◆ What this task involves
Using the records below, write out again exactly the lines that begin at the line containing "- 8.4.2.2 other ... 32%" and end at the line containing "Cascadian Union–Cassovia Free Trade Agreement", and no other lines.

◆ Data in this exercise
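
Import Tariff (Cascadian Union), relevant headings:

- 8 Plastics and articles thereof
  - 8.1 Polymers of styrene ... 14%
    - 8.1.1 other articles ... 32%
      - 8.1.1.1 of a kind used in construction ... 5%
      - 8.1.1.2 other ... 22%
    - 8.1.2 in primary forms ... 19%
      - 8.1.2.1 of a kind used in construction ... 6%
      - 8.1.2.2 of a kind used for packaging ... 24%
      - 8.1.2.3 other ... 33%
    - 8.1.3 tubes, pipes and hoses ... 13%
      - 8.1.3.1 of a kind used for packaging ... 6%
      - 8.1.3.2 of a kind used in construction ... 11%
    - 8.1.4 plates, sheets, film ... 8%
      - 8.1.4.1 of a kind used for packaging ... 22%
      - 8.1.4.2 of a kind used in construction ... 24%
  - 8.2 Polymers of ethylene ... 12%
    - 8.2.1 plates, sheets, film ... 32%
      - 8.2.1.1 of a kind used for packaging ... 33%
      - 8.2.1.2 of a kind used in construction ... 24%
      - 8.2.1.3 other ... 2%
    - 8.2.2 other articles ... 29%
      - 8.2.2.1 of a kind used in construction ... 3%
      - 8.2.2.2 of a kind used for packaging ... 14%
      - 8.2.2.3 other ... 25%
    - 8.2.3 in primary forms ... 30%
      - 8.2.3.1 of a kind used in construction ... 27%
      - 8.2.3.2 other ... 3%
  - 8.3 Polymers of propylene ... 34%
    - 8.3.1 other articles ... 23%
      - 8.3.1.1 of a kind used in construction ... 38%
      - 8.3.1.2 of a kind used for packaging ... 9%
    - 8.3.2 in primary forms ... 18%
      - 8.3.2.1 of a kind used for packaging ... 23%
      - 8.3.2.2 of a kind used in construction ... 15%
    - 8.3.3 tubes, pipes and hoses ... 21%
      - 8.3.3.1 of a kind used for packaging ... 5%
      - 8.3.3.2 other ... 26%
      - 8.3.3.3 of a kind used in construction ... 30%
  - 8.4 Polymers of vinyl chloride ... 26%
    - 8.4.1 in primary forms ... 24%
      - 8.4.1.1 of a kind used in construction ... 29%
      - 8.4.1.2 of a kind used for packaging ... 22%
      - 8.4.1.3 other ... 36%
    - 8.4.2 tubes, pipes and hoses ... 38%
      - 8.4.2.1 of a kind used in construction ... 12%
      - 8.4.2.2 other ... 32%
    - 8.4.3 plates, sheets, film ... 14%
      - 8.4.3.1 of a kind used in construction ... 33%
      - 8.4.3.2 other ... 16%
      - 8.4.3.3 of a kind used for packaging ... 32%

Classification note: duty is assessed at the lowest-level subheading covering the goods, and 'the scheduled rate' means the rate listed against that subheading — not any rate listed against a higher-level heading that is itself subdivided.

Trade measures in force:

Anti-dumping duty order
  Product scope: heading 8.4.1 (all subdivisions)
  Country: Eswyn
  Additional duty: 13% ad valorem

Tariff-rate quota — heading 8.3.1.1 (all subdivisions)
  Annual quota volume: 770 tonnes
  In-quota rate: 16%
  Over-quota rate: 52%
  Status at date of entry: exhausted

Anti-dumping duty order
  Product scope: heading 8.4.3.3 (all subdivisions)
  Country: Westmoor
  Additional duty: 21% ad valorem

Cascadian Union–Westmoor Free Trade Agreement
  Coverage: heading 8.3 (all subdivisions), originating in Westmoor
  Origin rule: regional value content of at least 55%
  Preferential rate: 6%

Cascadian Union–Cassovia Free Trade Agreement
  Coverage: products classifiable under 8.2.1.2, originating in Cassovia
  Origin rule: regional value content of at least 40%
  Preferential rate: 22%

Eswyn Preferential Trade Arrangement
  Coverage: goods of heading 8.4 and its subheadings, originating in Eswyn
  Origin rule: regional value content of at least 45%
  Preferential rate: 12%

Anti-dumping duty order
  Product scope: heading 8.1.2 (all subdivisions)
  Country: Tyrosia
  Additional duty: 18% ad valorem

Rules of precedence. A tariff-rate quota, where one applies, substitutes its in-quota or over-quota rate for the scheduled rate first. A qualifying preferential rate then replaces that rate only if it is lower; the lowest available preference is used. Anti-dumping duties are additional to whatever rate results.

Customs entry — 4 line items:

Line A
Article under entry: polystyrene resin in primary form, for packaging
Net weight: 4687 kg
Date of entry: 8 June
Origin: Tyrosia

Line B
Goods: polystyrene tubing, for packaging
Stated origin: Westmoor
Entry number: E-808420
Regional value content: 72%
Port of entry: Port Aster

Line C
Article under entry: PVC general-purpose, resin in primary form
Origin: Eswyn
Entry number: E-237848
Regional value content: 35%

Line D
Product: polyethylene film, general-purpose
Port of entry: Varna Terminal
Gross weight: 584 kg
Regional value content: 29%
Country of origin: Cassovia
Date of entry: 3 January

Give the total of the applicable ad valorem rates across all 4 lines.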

◆ Your solution
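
      - 8.4.2.2 other ... 32%
    - 8.4.3 plates, sheets, film ... 14%
      - 8.4.3.1 of a kind used in construction ... 33%
      - 8.4.3.2 other ... 16%
      - 8.4.3.3 of a kind used for packaging ... 32%

Classification note: duty is assessed at the lowest-level subheading covering the goods, and 'the scheduled rate' means the rate listed against that subheading — not any rate listed against a higher-level heading that is itself subdivided.

Trade measures in force:

Anti-dumping duty order
  Product scope: heading 8.4.1 (all subdivisions)
  Country: Eswyn
  Additional duty: 13% ad valorem

Tariff-rate quota — heading 8.3.1.1 (all subdivisions)
  Annual quota volume: 770 tonnes
  In-quota rate: 16%
  Over-quota rate: 52%
  Status at date of entry: exhausted

Anti-dumping duty order
  Product scope: heading 8.4.3.3 (all subdivisions)
  Country: Westmoor
  Additional duty: 21% ad valorem

Cascadian Union–Westmoor Free Trade Agreement
  Coverage: heading 8.3 (all subdivisions), originating in Westmoor
  Origin rule: regional value content of at least 55%
  Preferential rate: 6%

Cascadian Union–Cassovia Free Trade Agreement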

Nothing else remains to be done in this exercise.